**Directions:** Use the entries below and reproduce exactly the lines from the one containing "Answer: -17730/13 ≈ -1363.8" down to the one containing "Answer: 43116/79003 + 2*√5930/4323 ≈ 0.58138", both of them included.

**Records supplied:**
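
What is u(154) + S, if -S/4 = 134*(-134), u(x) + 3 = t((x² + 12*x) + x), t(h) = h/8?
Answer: 300143/4 ≈ 75036.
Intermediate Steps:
t(h) = h/8 (t(h) = h*(⅛) = h/8)
u(x) = -3 + x²/8 + 13*x/8 (u(x) = -3 + ((x² + 12*x) + x)/8 = -3 + (x² + 13*x)/8 = -3 + (x²/8 + 13*x/8) = -3 + x²/8 + 13*x/8)
S = 71824 (S = -536*(-134) = -4*(-17956) = 71824)
u(154) + S = (-3 + (⅛)*154*(13 + 154)) + 71824 = (-3 + (⅛)*154*167) + 71824 = (-3 + 12859/4) + 71824 = 12847/4 + 71824 = 300143/4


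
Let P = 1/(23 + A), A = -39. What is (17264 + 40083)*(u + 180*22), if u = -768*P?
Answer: 229846776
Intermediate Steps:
P = -1/16 (P = 1/(23 - 39) = 1/(-16) = -1/16 ≈ -0.062500)
u = 48 (u = -768*(-1/16) = 48)
(17264 + 40083)*(u + 180*22) = (17264 + 40083)*(48 + 180*22) = 57347*(48 + 3960) = 57347*4008 = 229846776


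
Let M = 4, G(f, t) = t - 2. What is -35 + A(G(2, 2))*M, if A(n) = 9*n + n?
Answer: -35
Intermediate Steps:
G(f, t) = -2 + t
A(n) = 10*n
-35 + A(G(2, 2))*M = -35 + (10*(-2 + 2))*4 = -35 + (10*0)*4 = -35 + 0*4 = -35 + 0 = -35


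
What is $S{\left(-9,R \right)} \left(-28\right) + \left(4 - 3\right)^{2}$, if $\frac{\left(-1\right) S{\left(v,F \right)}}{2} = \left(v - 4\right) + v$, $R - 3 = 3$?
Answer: $-1231$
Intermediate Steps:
$R = 6$ ($R = 3 + 3 = 6$)
$S{\left(v,F \right)} = 8 - 4 v$ ($S{\left(v,F \right)} = - 2 \left(\left(v - 4\right) + v\right) = - 2 \left(\left(-4 + v\right) + v\right) = - 2 \left(-4 + 2 v\right) = 8 - 4 v$)
$S{\left(-9,R \right)} \left(-28\right) + \left(4 - 3\right)^{2} = \left(8 - -36\right) \left(-28\right) + \left(4 - 3\right)^{2} = \left(8 + 36\right) \left(-28\right) + 1^{2} = 44 \left(-28\right) + 1 = -1232 + 1 = -1231$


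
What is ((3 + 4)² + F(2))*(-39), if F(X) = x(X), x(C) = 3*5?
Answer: -2496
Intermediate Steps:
x(C) = 15
F(X) = 15
((3 + 4)² + F(2))*(-39) = ((3 + 4)² + 15)*(-39) = (7² + 15)*(-39) = (49 + 15)*(-39) = 64*(-39) = -2496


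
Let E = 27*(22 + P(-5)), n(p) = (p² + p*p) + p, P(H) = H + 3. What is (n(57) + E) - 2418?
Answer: 4677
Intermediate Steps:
P(H) = 3 + H
n(p) = p + 2*p² (n(p) = (p² + p²) + p = 2*p² + p = p + 2*p²)
E = 540 (E = 27*(22 + (3 - 5)) = 27*(22 - 2) = 27*20 = 540)
(n(57) + E) - 2418 = (57*(1 + 2*57) + 540) - 2418 = (57*(1 + 114) + 540) - 2418 = (57*115 + 540) - 2418 = (6555 + 540) - 2418 = 7095 - 2418 = 4677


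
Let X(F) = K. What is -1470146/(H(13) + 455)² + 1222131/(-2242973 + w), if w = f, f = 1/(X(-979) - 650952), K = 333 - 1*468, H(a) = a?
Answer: -290154789582242215/39982025236908456 ≈ -7.2571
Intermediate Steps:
K = -135 (K = 333 - 468 = -135)
X(F) = -135
f = -1/651087 (f = 1/(-135 - 650952) = 1/(-651087) = -1/651087 ≈ -1.5359e-6)
w = -1/651087 ≈ -1.5359e-6
-1470146/(H(13) + 455)² + 1222131/(-2242973 + w) = -1470146/(13 + 455)² + 1222131/(-2242973 - 1/651087) = -1470146/(468²) + 1222131/(-1460370561652/651087) = -1470146/219024 + 1222131*(-651087/1460370561652) = -1470146*1/219024 - 795713606397/1460370561652 = -735073/109512 - 795713606397/1460370561652 = -290154789582242215/39982025236908456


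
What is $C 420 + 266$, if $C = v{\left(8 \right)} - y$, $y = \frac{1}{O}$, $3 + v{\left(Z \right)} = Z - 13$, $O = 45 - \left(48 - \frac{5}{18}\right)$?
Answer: $- \frac{20578}{7} \approx -2939.7$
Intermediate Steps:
$O = - \frac{49}{18}$ ($O = 45 - \left(48 - 5 \cdot \frac{1}{18}\right) = 45 - \left(48 - \frac{5}{18}\right) = 45 - \frac{859}{18} = - \frac{49}{18} \approx -2.7222$)
$v{\left(Z \right)} = -16 + Z$ ($v{\left(Z \right)} = -3 + \left(Z - 13\right) = -3 + \left(-13 + Z\right) = -16 + Z$)
$y = - \frac{18}{49}$ ($y = \frac{1}{- \frac{49}{18}} = - \frac{18}{49} \approx -0.36735$)
$C = - \frac{374}{49}$ ($C = \left(-16 + 8\right) - - \frac{18}{49} = -8 + \frac{18}{49} = - \frac{374}{49} \approx -7.6327$)
$C 420 + 266 = \left(- \frac{374}{49}\right) 420 + 266 = - \frac{22440}{7} + 266 = - \frac{20578}{7}$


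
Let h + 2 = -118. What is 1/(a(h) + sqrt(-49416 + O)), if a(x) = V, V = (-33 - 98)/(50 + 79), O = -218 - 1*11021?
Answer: -16899/1009377016 - 16641*I*sqrt(60655)/1009377016 ≈ -1.6742e-5 - 0.0040603*I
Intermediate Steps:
h = -120 (h = -2 - 118 = -120)
O = -11239 (O = -218 - 11021 = -11239)
V = -131/129 ≈ -1.0155
a(x) = -131/129
1/(a(h) + sqrt(-49416 + O)) = 1/(-131/129 + sqrt(-49416 - 11239)) = 1/(-131/129 + sqrt(-60655)) = 1/(-131/129 + I*sqrt(60655))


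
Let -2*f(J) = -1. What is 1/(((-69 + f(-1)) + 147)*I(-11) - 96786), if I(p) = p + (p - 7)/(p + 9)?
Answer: -1/96943 ≈ -1.0315e-5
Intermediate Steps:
f(J) = ½ (f(J) = -½*(-1) = ½)
I(p) = p + (-7 + p)/(9 + p)
1/(((-69 + f(-1)) + 147)*I(-11) - 96786) = 1/(((-69 + ½) + 147)*((-7 + (-11)² + 10*(-11))/(9 - 11)) - 96786) = 1/((-137/2 + 147)*((-7 + 121 - 110)/(-2)) - 96786) = 1/(157*(-½*4)/2 - 96786) = 1/((157/2)*(-2) - 96786) = 1/(-157 - 96786) = 1/(-96943) = -1/96943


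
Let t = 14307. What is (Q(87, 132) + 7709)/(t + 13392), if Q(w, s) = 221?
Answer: 7930/27699 ≈ 0.28629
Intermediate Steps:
(Q(87, 132) + 7709)/(t + 13392) = (221 + 7709)/(14307 + 13392) = 7930/27699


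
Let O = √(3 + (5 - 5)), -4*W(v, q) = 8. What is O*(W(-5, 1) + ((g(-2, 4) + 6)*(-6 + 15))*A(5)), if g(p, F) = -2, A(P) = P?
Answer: 178*√3 ≈ 308.31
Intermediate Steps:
W(v, q) = -2 (W(v, q) = -¼*8 = -2)
O = √3 (O = √(3 + 0) = √3 ≈ 1.7320)
O*(W(-5, 1) + ((g(-2, 4) + 6)*(-6 + 15))*A(5)) = √3*(-2 + ((-2 + 6)*(-6 + 15))*5) = √3*(-2 + (4*9)*5) = √3*(-2 + 36*5) = √3*(-2 + 180) = √3*178 = 178*√3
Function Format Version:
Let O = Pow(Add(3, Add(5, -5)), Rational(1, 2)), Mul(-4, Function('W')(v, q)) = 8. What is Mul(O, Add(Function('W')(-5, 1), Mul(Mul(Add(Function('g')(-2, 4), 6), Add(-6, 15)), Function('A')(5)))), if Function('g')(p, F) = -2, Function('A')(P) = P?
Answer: Mul(178, Pow(3, Rational(1, 2))) ≈ 308.31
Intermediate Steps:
Function('W')(v, q) = -2 (Function('W')(v, q) = Mul(Rational(-1, 4), 8) = -2)
O = Pow(3, Rational(1, 2)) (O = Pow(Add(3, 0), Rational(1, 2)) = Pow(3, Rational(1, 2)) ≈ 1.7320)
Mul(O, Add(Function('W')(-5, 1), Mul(Mul(Add(Function('g')(-2, 4), 6), Add(-6, 15)), Function('A')(5)))) = Mul(Pow(3, Rational(1, 2)), Add(-2, Mul(Mul(Add(-2, 6), Add(-6, 15)), 5))) = Mul(Pow(3, Rational(1, 2)), Add(-2, Mul(Mul(4, 9), 5))) = Mul(Pow(3, Rational(1, 2)), Add(-2, Mul(36, 5))) = Mul(Pow(3, Rational(1, 2)), Add(-2, 180)) = Mul(Pow(3, Rational(1, 2)), 178) = Mul(178, Pow(3, Rational(1, 2)))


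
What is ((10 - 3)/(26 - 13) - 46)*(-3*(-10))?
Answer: -17730/13 ≈ -1363.8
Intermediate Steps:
((10 - 3)/(26 - 13) - 46)*(-3*(-10)) = (7/13 - 46)*30 = -591/13*30 = -17730/13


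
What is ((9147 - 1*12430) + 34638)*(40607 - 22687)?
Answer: 561881600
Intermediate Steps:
((9147 - 1*12430) + 34638)*(40607 - 22687) = ((9147 - 12430) + 34638)*17920 = (-3283 + 34638)*17920 = 31355*17920 = 561881600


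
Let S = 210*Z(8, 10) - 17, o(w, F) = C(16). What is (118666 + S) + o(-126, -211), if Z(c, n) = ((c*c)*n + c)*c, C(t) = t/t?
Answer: 1207290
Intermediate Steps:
C(t) = 1
Z(c, n) = c*(c + n*c²) (Z(c, n) = (c²*n + c)*c = (n*c² + c)*c = (c + n*c²)*c = c*(c + n*c²))
o(w, F) = 1
S = 1088623 (S = 210*(8²*(1 + 8*10)) - 17 = 210*(64*(1 + 80)) - 17 = 210*(64*81) - 17 = 210*5184 - 17 = 1088640 - 17 = 1088623)
(118666 + S) + o(-126, -211) = (118666 + 1088623) + 1 = 1207289 + 1 = 1207290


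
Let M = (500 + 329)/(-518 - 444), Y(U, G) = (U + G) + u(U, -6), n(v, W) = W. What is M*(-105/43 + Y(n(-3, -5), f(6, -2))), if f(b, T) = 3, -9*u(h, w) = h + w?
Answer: 516467/186147 ≈ 2.7745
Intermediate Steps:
u(h, w) = -h/9 - w/9 (u(h, w) = -(h + w)/9 = -h/9 - w/9)
Y(U, G) = 2/3 + G + 8*U/9 (Y(U, G) = (U + G) + (-U/9 - 1/9*(-6)) = (G + U) + (-U/9 + 2/3) = (G + U) + (2/3 - U/9) = 2/3 + G + 8*U/9)
M = -829/962 (M = 829/(-962) = 829*(-1/962) = -829/962 ≈ -0.86175)
M*(-105/43 + Y(n(-3, -5), f(6, -2))) = -829*(-105/43 + (2/3 + 3 + (8/9)*(-5)))/962 = -829*(-105*1/43 + (2/3 + 3 - 40/9))/962 = -829*(-105/43 - 7/9)/962 = -829/962*(-1246/387) = 516467/186147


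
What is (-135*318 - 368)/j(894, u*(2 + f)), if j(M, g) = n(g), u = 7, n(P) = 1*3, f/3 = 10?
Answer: -43298/3 ≈ -14433.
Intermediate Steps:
f = 30 (f = 3*10 = 30)
n(P) = 3
j(M, g) = 3
(-135*318 - 368)/j(894, u*(2 + f)) = (-135*318 - 368)/3 = (-42930 - 368)*(1/3) = -43298*1/3 = -43298/3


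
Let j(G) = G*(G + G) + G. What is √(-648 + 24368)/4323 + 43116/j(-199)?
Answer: 43116/79003 + 2*√5930/4323 ≈ 0.58138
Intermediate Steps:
j(G) = G + 2*G² (j(G) = G*(2*G) + G = 2*G² + G = G + 2*G²)
√(-648 + 24368)/4323 + 43116/j(-199) = √(-648 + 24368)/4323 + 43116/((-199*(1 + 2*(-199)))) = √23720*(1/4323) + 43116/((-199*(1 - 398))) = (2*√5930)*(1/4323) + 43116/((-199*(-397))) = 2*√5930/4323 + 43116/79003 = 43116/79003 + 2*√5930/4323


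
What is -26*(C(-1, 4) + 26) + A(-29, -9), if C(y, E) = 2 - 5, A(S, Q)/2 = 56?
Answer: -486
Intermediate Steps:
A(S, Q) = 112 (A(S, Q) = 2*56 = 112)
C(y, E) = -3
-26*(C(-1, 4) + 26) + A(-29, -9) = -26*(-3 + 26) + 112 = -26*23 + 112 = -598 + 112 = -486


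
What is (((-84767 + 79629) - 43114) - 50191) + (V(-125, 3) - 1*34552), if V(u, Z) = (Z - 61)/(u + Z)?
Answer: -8112666/61 ≈ -1.3299e+5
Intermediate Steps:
V(u, Z) = (-61 + Z)/(Z + u)
(((-84767 + 79629) - 43114) - 50191) + (V(-125, 3) - 1*34552) = (((-84767 + 79629) - 43114) - 50191) + ((-61 + 3)/(3 - 125) - 1*34552) = ((-5138 - 43114) - 50191) + (-58/(-122) - 34552) = (-48252 - 50191) + (-1/122*(-58) - 34552) = -98443 + (29/61 - 34552) = -98443 - 2107643/61 = -8112666/61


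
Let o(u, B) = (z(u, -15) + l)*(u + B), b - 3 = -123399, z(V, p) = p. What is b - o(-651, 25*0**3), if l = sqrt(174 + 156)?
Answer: -133161 + 651*sqrt(330) ≈ -1.2134e+5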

**Answer space:**
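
Answer: -17730/13 ≈ -1363.8
Intermediate Steps:
((10 - 3)/(26 - 13) - 46)*(-3*(-10)) = (7/13 - 46)*30 = -591/13*30 = -17730/13


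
What is ((9147 - 1*12430) + 34638)*(40607 - 22687)?
Answer: 561881600
Intermediate Steps:
((9147 - 1*12430) + 34638)*(40607 - 22687) = ((9147 - 12430) + 34638)*17920 = (-3283 + 34638)*17920 = 31355*17920 = 561881600


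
Let S = 210*Z(8, 10) - 17, o(w, F) = C(16). What is (118666 + S) + o(-126, -211), if Z(c, n) = ((c*c)*n + c)*c, C(t) = t/t?
Answer: 1207290
Intermediate Steps:
C(t) = 1
Z(c, n) = c*(c + n*c²) (Z(c, n) = (c²*n + c)*c = (n*c² + c)*c = (c + n*c²)*c = c*(c + n*c²))
o(w, F) = 1
S = 1088623 (S = 210*(8²*(1 + 8*10)) - 17 = 210*(64*(1 + 80)) - 17 = 210*(64*81) - 17 = 210*5184 - 17 = 1088640 - 17 = 1088623)
(118666 + S) + o(-126, -211) = (118666 + 1088623) + 1 = 1207289 + 1 = 1207290


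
Let M = (500 + 329)/(-518 - 444), Y(U, G) = (U + G) + u(U, -6), n(v, W) = W. What is M*(-105/43 + Y(n(-3, -5), f(6, -2))), if f(b, T) = 3, -9*u(h, w) = h + w?
Answer: 516467/186147 ≈ 2.7745
Intermediate Steps:
u(h, w) = -h/9 - w/9 (u(h, w) = -(h + w)/9 = -h/9 - w/9)
Y(U, G) = 2/3 + G + 8*U/9 (Y(U, G) = (U + G) + (-U/9 - 1/9*(-6)) = (G + U) + (-U/9 + 2/3) = (G + U) + (2/3 - U/9) = 2/3 + G + 8*U/9)
M = -829/962 (M = 829/(-962) = 829*(-1/962) = -829/962 ≈ -0.86175)
M*(-105/43 + Y(n(-3, -5), f(6, -2))) = -829*(-105/43 + (2/3 + 3 + (8/9)*(-5)))/962 = -829*(-105*1/43 + (2/3 + 3 - 40/9))/962 = -829*(-105/43 - 7/9)/962 = -829/962*(-1246/387) = 516467/186147


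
What is (-135*318 - 368)/j(894, u*(2 + f)), if j(M, g) = n(g), u = 7, n(P) = 1*3, f/3 = 10?
Answer: -43298/3 ≈ -14433.
Intermediate Steps:
f = 30 (f = 3*10 = 30)
n(P) = 3
j(M, g) = 3
(-135*318 - 368)/j(894, u*(2 + f)) = (-135*318 - 368)/3 = (-42930 - 368)*(1/3) = -43298*1/3 = -43298/3


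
Let j(G) = G*(G + G) + G. What is √(-648 + 24368)/4323 + 43116/j(-199)?
Answer: 43116/79003 + 2*√5930/4323 ≈ 0.58138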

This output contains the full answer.